WORK REQUIRED
Retype the whole of the data exactly.

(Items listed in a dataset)
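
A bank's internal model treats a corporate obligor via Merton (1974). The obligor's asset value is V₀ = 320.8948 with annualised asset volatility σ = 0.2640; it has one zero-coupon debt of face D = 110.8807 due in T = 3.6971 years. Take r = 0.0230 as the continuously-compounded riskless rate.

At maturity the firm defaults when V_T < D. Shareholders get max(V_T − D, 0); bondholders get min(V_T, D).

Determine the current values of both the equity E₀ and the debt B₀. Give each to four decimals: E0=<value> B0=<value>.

E0=219.4197 B0=101.4751

d₁ = [ln(V₀/D) + (r + σ²/2)T] / (σ√T)
   = [ln(320.8948/110.8807) + (0.0230 + 0.5·0.2640²)·3.6971] / (0.2640·√3.6971)
   = [1.062658 + 0.213870] / 0.507615 = 2.514756
d₂ = d₁ − σ√T = 2.514756 − 0.507615 = 2.007141
N(d₁) = 0.994044,  N(d₂) = 0.977633,  e^(−rT) = 0.918482
E₀ = V₀·N(d₁) − D·e^(−rT)·N(d₂)
   = 320.8948·0.994044 − 110.8807·0.918482·0.977633 = 219.419672
B₀ = V₀ − E₀ = 320.8948 − 219.419672 = 101.475128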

EXERCISE OUTPUT
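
A bank's internal model treats a corporate obligor via Merton (1974). The obligor's asset value is V₀ = 320.8948 with annualised asset volatility σ = 0.2640; it has one zero-coupon debt of face D = 110.8807 due in T = 3.6971 years. Take r = 0.0230 as the continuously-compounded riskless rate.

At maturity the firm defaults when V_T < D. Shareholders get max(V_T − D, 0); bondholders get min(V_T, D).

Determine the current values of both the equity E₀ and the debt B₀. Give each to four decimals: E0=<value> B0=<value>.

E0=219.4197 B0=101.4751

d₁ = [ln(V₀/D) + (r + σ²/2)T] / (σ√T)
   = [ln(320.8948/110.8807) + (0.0230 + 0.5·0.2640²)·3.6971] / (0.2640·√3.6971)
   = [1.062658 + 0.213870] / 0.507615 = 2.514756
d₂ = d₁ − σ√T = 2.514756 − 0.507615 = 2.007141
N(d₁) = 0.994044,  N(d₂) = 0.977633,  e^(−rT) = 0.918482
E₀ = V₀·N(d₁) − D·e^(−rT)·N(d₂)
   = 320.8948·0.994044 − 110.8807·0.918482·0.977633 = 219.419672
B₀ = V₀ − E₀ = 320.8948 − 219.419672 = 101.475128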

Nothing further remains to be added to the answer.